**How to complete this task:**
Write out every line from the listing below where the string "recommended" is found.

**Source records:**
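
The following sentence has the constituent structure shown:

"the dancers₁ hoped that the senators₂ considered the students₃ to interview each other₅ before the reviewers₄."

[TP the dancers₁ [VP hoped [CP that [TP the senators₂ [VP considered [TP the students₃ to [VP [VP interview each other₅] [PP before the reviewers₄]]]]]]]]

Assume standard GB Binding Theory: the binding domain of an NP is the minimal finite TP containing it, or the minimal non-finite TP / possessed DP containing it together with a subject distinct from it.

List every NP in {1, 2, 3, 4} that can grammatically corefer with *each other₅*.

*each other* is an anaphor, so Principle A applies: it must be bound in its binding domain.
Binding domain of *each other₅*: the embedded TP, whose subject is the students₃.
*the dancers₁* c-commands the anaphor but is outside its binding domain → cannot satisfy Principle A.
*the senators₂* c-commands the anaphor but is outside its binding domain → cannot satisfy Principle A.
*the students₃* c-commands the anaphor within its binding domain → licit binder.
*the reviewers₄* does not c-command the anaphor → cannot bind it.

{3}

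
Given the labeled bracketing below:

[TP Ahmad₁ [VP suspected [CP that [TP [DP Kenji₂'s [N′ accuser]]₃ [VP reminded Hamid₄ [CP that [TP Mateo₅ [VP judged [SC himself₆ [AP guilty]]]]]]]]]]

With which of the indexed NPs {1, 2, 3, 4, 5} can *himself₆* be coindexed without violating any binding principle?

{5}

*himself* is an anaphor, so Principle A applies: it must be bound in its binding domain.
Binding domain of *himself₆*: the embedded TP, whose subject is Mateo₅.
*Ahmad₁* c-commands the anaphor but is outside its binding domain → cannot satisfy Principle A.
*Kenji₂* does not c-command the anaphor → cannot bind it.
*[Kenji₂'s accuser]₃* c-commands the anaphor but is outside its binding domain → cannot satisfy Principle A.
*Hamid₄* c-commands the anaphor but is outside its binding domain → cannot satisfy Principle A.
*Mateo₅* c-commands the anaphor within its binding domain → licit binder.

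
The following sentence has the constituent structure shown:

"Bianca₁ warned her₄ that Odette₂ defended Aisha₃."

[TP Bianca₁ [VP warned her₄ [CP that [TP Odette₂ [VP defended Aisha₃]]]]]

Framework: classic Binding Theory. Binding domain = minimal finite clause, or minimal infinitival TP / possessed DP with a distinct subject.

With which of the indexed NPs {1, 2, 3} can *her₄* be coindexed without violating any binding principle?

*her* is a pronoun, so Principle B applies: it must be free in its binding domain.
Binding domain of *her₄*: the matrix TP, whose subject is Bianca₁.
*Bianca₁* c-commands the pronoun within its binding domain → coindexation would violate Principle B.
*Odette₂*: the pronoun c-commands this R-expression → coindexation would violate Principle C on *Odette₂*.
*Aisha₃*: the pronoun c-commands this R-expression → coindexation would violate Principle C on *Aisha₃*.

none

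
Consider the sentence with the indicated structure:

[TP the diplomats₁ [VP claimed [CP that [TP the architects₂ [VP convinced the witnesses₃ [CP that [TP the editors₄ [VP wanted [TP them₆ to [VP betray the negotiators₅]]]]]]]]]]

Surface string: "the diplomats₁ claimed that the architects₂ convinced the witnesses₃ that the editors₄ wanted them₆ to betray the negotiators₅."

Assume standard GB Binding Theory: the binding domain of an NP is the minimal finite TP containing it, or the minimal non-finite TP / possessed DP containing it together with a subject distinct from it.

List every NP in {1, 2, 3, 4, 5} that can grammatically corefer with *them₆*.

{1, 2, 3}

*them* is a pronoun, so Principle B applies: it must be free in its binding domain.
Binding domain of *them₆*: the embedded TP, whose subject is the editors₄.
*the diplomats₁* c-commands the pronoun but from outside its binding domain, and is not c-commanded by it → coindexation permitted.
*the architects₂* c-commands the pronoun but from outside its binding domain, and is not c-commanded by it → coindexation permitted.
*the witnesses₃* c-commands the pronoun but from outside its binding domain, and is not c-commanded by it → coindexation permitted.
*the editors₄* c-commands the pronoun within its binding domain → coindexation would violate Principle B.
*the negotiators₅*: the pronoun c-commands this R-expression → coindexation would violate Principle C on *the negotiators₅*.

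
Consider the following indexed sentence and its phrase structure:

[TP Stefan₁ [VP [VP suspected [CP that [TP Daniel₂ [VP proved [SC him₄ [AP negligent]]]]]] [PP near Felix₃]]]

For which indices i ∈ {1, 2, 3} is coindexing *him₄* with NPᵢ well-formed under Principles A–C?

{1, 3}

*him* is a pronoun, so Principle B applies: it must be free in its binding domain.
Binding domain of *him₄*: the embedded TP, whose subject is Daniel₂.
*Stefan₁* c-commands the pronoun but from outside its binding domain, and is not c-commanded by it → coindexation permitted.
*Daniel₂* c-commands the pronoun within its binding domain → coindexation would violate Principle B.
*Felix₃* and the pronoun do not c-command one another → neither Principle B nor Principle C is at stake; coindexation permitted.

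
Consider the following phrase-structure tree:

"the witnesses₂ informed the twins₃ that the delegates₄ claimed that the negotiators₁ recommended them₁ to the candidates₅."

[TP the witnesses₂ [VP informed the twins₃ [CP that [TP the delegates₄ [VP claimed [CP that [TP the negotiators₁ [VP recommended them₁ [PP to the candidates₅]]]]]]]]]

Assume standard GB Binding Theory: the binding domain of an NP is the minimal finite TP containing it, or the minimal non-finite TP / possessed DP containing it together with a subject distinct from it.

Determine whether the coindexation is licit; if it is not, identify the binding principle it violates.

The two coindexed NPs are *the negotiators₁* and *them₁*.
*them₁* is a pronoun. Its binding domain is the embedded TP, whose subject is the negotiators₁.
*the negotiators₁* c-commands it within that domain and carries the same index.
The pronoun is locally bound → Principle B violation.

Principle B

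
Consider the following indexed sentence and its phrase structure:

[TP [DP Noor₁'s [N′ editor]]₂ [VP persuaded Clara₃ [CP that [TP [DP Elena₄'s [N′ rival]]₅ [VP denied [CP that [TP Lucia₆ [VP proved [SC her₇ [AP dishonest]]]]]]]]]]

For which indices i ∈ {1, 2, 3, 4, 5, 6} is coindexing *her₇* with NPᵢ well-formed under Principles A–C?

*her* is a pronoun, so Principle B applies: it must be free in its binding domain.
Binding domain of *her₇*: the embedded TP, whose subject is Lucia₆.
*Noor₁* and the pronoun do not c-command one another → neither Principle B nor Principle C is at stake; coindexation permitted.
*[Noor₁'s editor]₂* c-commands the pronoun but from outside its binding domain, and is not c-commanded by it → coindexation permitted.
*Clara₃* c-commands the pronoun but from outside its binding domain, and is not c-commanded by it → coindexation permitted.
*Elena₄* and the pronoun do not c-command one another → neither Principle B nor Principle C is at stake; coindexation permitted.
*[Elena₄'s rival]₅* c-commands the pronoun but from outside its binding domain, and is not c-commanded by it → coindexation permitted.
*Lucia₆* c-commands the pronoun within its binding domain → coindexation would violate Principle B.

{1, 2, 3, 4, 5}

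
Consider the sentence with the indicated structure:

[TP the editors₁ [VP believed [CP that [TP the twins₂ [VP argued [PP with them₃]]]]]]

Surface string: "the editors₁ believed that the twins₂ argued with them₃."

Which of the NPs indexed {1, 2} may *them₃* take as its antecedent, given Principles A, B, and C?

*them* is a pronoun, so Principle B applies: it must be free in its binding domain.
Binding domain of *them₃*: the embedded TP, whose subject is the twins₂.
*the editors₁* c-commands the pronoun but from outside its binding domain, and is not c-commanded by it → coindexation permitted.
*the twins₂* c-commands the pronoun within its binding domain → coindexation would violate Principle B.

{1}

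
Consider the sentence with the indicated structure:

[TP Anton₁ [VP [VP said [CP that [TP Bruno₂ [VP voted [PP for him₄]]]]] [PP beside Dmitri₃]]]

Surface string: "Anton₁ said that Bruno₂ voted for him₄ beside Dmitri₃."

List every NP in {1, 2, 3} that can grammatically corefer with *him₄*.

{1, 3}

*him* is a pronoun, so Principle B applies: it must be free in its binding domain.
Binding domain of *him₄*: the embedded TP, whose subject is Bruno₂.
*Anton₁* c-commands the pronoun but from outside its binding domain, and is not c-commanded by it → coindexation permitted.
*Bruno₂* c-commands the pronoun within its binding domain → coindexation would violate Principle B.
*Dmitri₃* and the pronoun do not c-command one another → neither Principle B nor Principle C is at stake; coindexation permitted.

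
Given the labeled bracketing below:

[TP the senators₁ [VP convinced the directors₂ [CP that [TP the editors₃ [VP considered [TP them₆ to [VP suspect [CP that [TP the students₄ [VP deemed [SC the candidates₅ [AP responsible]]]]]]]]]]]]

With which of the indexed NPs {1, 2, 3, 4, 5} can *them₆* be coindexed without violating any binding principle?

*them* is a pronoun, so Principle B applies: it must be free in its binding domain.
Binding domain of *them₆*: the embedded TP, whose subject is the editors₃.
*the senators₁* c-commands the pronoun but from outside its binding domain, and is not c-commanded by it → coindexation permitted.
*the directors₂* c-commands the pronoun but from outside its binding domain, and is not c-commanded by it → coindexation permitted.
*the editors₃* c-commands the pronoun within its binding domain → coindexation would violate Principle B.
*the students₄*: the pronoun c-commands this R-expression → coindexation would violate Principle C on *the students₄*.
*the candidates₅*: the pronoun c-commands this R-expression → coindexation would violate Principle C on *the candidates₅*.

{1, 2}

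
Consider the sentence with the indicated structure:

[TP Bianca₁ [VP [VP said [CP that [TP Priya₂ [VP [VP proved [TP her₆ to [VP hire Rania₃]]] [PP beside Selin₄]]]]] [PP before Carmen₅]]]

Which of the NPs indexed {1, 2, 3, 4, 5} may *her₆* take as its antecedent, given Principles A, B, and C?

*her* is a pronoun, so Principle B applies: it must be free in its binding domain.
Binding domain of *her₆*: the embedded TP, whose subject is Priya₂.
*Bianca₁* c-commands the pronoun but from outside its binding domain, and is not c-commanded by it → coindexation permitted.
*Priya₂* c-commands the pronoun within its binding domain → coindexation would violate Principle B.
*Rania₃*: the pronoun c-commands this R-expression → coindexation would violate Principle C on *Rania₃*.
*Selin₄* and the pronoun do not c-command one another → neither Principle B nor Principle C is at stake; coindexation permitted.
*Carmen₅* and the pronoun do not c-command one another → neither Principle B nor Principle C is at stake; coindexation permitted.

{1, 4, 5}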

==

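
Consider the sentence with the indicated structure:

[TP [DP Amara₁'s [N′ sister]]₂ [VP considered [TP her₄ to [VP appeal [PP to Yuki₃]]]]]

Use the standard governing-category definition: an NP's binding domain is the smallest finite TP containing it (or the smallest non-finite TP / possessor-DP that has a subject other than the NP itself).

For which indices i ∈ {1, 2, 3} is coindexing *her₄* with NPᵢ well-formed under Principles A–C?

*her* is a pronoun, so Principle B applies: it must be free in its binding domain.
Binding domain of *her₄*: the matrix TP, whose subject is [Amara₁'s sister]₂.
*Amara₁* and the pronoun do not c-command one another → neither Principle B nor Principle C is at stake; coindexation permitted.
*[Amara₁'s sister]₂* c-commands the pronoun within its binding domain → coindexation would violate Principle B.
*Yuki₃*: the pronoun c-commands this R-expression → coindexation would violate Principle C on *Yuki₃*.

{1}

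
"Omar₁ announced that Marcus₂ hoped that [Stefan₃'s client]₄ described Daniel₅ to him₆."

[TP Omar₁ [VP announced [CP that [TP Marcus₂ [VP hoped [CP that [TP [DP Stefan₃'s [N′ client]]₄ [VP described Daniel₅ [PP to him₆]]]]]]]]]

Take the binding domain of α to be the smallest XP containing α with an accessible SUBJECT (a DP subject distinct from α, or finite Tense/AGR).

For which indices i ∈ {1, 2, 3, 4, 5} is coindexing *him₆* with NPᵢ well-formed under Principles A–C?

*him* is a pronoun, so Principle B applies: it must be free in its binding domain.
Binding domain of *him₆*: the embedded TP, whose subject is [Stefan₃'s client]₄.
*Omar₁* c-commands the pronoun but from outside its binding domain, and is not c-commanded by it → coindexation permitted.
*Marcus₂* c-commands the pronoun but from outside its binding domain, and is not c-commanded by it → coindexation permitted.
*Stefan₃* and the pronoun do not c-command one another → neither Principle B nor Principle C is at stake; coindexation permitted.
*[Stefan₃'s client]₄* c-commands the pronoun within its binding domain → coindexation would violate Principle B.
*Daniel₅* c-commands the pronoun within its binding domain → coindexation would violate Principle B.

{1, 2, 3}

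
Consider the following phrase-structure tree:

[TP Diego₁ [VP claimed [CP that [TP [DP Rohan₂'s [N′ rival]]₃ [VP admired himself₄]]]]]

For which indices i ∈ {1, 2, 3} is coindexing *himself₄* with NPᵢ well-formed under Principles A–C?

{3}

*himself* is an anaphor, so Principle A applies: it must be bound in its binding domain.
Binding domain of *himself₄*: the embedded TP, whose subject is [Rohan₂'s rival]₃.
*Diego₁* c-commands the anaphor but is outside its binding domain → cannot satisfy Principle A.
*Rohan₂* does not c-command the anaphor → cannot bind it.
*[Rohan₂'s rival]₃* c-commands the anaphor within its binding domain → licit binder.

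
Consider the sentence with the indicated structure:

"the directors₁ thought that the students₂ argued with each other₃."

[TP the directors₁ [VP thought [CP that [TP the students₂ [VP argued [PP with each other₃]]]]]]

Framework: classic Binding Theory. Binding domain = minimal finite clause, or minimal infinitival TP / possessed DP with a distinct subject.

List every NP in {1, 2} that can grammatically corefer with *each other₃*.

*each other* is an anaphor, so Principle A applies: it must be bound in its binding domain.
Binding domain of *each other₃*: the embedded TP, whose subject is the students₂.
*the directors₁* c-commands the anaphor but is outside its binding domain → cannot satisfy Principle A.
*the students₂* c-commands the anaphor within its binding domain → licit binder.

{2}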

**Exercise response:**
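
"the witnesses₂ informed the twins₃ that the delegates₄ claimed that the negotiators₁ recommended them₁ to the candidates₅."
[TP the witnesses₂ [VP informed the twins₃ [CP that [TP the delegates₄ [VP claimed [CP that [TP the negotiators₁ [VP recommended them₁ [PP to the candidates₅]]]]]]]]]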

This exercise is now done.